→ **The problem**:
Set down again exactly the lines of the listing below that fall between the line holding "Which of the messages must have come before the budget" and the line holding "14. Maren reigned before Isolde.", inclusive.

→ **Dataset**:
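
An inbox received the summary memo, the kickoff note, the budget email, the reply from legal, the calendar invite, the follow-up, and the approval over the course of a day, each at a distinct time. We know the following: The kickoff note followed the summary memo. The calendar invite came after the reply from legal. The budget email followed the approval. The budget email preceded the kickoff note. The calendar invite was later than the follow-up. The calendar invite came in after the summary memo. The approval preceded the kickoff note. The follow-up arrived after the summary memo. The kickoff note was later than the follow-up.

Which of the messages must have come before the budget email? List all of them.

Directly stated before the budget email: the approval.
No chain forces the follow-up (or any of the others) ahead of the budget email.

the approval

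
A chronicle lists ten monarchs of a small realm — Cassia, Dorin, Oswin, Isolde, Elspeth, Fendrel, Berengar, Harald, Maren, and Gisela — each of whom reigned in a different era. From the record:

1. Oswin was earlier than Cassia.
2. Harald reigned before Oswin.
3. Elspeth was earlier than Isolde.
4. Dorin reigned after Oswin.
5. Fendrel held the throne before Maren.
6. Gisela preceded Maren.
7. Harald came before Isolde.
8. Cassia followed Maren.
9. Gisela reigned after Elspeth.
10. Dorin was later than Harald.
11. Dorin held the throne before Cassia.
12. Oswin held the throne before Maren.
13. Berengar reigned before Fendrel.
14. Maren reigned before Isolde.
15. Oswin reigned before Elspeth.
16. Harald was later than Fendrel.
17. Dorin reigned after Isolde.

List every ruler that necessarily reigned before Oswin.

Directly stated before Oswin: Harald.
Berengar reaches Oswin via Berengar → Fendrel → Harald → Oswin.
Fendrel reaches Oswin via Fendrel → Harald → Oswin.
No chain forces Dorin (or any of the others) ahead of Oswin.

Berengar, Fendrel, Harald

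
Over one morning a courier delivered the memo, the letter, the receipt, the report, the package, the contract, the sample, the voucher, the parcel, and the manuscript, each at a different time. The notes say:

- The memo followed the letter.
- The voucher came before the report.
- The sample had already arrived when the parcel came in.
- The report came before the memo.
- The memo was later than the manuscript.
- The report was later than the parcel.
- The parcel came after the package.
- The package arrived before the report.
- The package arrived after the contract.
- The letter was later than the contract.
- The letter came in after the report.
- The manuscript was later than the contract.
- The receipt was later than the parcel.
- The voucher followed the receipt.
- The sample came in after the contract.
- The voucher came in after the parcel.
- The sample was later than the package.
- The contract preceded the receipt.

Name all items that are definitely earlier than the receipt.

Directly stated before the receipt: the contract and the parcel.
The package reaches the receipt via the package → the parcel → the receipt.
The sample reaches the receipt via the sample → the parcel → the receipt.

the contract, the package, the parcel, the sample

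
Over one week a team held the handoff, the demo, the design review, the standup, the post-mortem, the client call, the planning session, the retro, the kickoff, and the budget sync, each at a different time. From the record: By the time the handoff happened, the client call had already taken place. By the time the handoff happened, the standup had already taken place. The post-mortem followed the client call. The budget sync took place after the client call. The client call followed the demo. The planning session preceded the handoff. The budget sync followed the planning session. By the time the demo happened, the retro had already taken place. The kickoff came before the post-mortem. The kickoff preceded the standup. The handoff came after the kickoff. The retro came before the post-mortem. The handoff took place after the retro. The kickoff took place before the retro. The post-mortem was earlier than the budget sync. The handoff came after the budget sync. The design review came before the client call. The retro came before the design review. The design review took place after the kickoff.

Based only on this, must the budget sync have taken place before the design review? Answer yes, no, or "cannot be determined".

no

Tracing the constraints gives the design review → the client call → the budget sync, so the design review must come before the budget sync.
That means the budget sync cannot be before the design review.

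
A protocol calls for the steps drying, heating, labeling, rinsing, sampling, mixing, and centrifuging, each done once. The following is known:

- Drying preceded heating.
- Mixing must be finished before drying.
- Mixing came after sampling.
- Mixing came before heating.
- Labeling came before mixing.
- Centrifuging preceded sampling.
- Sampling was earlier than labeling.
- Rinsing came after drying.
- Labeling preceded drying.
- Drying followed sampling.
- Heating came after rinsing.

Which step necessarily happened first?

Centrifuging has a chain of constraints placing it before every other step, so centrifuging must be first.

centrifuging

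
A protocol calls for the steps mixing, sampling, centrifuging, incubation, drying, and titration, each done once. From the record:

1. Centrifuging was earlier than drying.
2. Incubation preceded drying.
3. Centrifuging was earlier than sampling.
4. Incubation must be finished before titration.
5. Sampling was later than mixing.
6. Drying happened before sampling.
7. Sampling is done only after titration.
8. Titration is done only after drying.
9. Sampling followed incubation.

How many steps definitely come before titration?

3

Directly stated before titration: drying and incubation.
Centrifuging reaches titration via centrifuging → drying → titration.
No chain forces mixing (or any of the others) ahead of titration.
That's centrifuging, drying, and incubation — 3 in all.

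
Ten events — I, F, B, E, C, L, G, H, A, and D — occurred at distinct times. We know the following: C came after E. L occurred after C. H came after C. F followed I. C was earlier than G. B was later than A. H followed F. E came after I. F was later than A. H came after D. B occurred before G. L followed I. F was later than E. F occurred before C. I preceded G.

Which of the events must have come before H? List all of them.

A, C, D, E, F, I

Directly stated before H: C, D, and F.
A reaches H via A → F → H.
E reaches H via E → F → H.
I reaches H via I → F → H.
No chain forces B (or any of the others) ahead of H.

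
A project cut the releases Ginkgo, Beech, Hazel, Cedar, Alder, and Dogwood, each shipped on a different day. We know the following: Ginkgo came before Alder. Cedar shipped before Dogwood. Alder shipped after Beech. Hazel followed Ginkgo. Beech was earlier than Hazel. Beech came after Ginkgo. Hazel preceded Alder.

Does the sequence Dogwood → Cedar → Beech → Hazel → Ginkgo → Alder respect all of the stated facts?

no

The constraints require Cedar before Dogwood, but in the proposed sequence Dogwood appears ahead of Cedar. That one violation is enough.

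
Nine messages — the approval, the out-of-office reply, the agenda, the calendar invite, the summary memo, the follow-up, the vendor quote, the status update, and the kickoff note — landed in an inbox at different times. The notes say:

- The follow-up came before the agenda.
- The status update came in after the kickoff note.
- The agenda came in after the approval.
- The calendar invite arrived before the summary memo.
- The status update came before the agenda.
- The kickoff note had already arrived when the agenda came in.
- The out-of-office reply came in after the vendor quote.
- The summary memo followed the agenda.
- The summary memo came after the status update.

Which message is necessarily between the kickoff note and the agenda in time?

Tracing the constraints gives the kickoff note → the status update → the agenda, so the status update sits after the kickoff note and before the agenda.
No other message is forced both after the kickoff note and before the agenda.

the status update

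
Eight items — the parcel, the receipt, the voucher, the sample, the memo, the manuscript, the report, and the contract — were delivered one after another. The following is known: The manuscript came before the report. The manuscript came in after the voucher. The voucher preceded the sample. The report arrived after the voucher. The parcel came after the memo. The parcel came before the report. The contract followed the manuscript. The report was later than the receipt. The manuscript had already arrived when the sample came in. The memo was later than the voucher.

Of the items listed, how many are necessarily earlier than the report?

5

Directly stated before the report: the manuscript, the parcel, the receipt, and the voucher.
The memo reaches the report via the memo → the parcel → the report.
No chain forces the contract (or any of the others) ahead of the report.
That's the manuscript, the memo, the parcel, the receipt, and the voucher — 5 in all.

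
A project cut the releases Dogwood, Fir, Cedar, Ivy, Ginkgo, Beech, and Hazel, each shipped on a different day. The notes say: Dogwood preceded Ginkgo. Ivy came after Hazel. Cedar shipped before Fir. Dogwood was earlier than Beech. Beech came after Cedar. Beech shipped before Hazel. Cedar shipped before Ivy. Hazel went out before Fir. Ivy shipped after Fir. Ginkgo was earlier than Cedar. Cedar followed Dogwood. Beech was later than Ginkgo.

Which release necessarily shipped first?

Dogwood

Dogwood has a chain of constraints placing it before every other release, so Dogwood must be first.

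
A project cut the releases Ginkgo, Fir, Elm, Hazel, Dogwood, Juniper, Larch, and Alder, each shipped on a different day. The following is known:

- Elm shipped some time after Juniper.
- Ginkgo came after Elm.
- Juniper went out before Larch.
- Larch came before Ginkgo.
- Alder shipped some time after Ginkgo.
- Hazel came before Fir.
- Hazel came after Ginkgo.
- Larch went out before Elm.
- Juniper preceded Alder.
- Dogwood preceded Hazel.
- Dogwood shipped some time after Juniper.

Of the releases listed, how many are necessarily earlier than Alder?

Directly stated before Alder: Ginkgo and Juniper.
Elm reaches Alder via Elm → Ginkgo → Alder.
Larch reaches Alder via Larch → Ginkgo → Alder.
No chain forces Fir (or any of the others) ahead of Alder.
That's Elm, Ginkgo, Juniper, and Larch — 4 in all.

4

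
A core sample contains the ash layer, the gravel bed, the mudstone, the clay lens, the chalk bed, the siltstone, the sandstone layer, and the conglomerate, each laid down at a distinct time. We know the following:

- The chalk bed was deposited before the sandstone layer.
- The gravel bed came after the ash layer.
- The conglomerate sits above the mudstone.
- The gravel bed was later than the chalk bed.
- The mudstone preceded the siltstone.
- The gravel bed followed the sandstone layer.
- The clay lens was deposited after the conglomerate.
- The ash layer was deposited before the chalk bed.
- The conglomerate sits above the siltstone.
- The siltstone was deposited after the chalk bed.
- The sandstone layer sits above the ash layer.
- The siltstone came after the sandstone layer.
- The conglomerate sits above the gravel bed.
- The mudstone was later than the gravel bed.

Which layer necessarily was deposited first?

The ash layer has a chain of constraints placing it before every other layer, so the ash layer must be first.

the ash layer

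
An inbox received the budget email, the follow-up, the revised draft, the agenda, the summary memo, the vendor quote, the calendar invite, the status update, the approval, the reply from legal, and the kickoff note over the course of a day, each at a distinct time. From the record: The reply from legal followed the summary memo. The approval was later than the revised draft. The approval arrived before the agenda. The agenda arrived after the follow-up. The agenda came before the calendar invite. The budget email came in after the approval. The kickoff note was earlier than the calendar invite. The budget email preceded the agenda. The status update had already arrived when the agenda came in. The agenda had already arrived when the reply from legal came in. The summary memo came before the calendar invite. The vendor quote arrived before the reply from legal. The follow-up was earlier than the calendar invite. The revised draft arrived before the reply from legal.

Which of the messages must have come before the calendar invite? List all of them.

Directly stated before the calendar invite: the agenda, the follow-up, the kickoff note, and the summary memo.
The approval reaches the calendar invite via the approval → the agenda → the calendar invite.
The budget email reaches the calendar invite via the budget email → the agenda → the calendar invite.
The revised draft reaches the calendar invite via the revised draft → the approval → the agenda → the calendar invite.
Likewise the status update reaches the calendar invite by chaining the stated constraints.
No chain forces the reply from legal (or any of the others) ahead of the calendar invite.

the agenda, the approval, the budget email, the follow-up, the kickoff note, the revised draft, the status update, the summary memo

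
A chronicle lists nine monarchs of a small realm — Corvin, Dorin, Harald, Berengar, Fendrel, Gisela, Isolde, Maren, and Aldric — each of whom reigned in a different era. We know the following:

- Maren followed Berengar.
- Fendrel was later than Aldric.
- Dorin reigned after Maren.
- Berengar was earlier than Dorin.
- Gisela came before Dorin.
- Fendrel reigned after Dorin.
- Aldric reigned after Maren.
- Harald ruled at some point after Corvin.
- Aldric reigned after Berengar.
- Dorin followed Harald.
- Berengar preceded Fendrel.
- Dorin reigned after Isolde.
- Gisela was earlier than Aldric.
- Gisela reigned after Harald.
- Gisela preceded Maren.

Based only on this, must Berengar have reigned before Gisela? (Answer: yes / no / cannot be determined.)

cannot be determined

No chain of stated constraints runs from Berengar to Gisela, and none runs from Gisela to Berengar either.
So the relative order of Berengar and Gisela is not fixed by the given facts.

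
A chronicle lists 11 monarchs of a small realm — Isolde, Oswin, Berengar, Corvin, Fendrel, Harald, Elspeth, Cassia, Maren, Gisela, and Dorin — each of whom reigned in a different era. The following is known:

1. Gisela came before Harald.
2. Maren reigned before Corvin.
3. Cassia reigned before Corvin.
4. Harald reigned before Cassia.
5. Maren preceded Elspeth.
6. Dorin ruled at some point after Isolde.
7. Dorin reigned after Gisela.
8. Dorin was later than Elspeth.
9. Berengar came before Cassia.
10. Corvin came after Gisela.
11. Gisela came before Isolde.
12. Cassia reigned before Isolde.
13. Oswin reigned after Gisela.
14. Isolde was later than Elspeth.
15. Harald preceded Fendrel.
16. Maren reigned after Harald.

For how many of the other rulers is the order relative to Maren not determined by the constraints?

4

Forced before Maren: Gisela and Harald; forced after Maren: Corvin, Dorin, Elspeth, and Isolde.
That leaves Berengar, Cassia, Fendrel, and Oswin with no forced order relative to Maren — 4.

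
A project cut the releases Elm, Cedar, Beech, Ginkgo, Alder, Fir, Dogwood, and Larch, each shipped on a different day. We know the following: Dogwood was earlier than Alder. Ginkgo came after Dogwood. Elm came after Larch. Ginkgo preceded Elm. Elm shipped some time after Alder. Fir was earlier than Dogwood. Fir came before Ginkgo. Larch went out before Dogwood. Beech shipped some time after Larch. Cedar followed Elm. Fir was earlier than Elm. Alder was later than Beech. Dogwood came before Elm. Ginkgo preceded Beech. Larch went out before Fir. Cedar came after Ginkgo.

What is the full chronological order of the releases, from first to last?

The constraints fix every adjacent pair, so only one ordering works:
Larch → Fir → Dogwood → Ginkgo → Beech → Alder → Elm → Cedar.

Larch, Fir, Dogwood, Ginkgo, Beech, Alder, Elm, Cedar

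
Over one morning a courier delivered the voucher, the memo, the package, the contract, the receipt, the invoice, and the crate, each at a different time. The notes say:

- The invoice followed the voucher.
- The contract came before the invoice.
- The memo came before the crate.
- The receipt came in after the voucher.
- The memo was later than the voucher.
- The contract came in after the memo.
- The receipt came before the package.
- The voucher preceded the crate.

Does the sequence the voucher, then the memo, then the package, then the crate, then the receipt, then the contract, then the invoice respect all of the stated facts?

The constraints require the receipt before the package, but in the proposed sequence the package appears ahead of the receipt. That one violation is enough.

no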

→ **Reply to the task**:
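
Which of the messages must have come before the budget email? List all of them.

Directly stated before the budget email: the approval.
No chain forces the follow-up (or any of the others) ahead of the budget email.

the approval

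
A chronicle lists ten monarchs of a small realm — Cassia, Dorin, Oswin, Isolde, Elspeth, Fendrel, Berengar, Harald, Maren, and Gisela — each of whom reigned in a different era. From the record:

1. Oswin was earlier than Cassia.
2. Harald reigned before Oswin.
3. Elspeth was earlier than Isolde.
4. Dorin reigned after Oswin.
5. Fendrel held the throne before Maren.
6. Gisela preceded Maren.
7. Harald came before Isolde.
8. Cassia followed Maren.
9. Gisela reigned after Elspeth.
10. Dorin was later than Harald.
11. Dorin held the throne before Cassia.
12. Oswin held the throne before Maren.
13. Berengar reigned before Fendrel.
14. Maren reigned before Isolde.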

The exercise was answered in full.